[[ PROVIDED DATA open ]]

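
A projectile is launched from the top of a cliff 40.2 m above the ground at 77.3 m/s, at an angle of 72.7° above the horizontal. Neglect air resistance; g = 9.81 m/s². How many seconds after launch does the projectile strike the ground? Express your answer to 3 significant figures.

15.6 s

Vertical component: v_y = 77.3 sin 72.7° = 73.80 m/s.
Taking up as positive with launch at y = 40.2 m, landing at y = 0: 0 = 40.2 + 73.80 t − ½(9.81) t².
Solving 4.905 t² − 73.80 t − 40.2 = 0 gives t = [73.80 + √(73.80² + 4·4.905·40.2)] / 9.810 = 15.6 s.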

[[ PROVIDED DATA closed ]]

### ACTIVITY
None of the records may be omitted; each is to be printed exactly.

### OUTPUT FOR THIS TASK
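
A projectile is launched from the top of a cliff 40.2 m above the ground at 77.3 m/s, at an angle of 72.7° above the horizontal. Neglect air resistance; g = 9.81 m/s². How many seconds after launch does the projectile strike the ground? Express your answer to 3 significant figures.

15.6 s

Vertical component: v_y = 77.3 sin 72.7° = 73.80 m/s.
Taking up as positive with launch at y = 40.2 m, landing at y = 0: 0 = 40.2 + 73.80 t − ½(9.81) t².
Solving 4.905 t² − 73.80 t − 40.2 = 0 gives t = [73.80 + √(73.80² + 4·4.905·40.2)] / 9.810 = 15.6 s.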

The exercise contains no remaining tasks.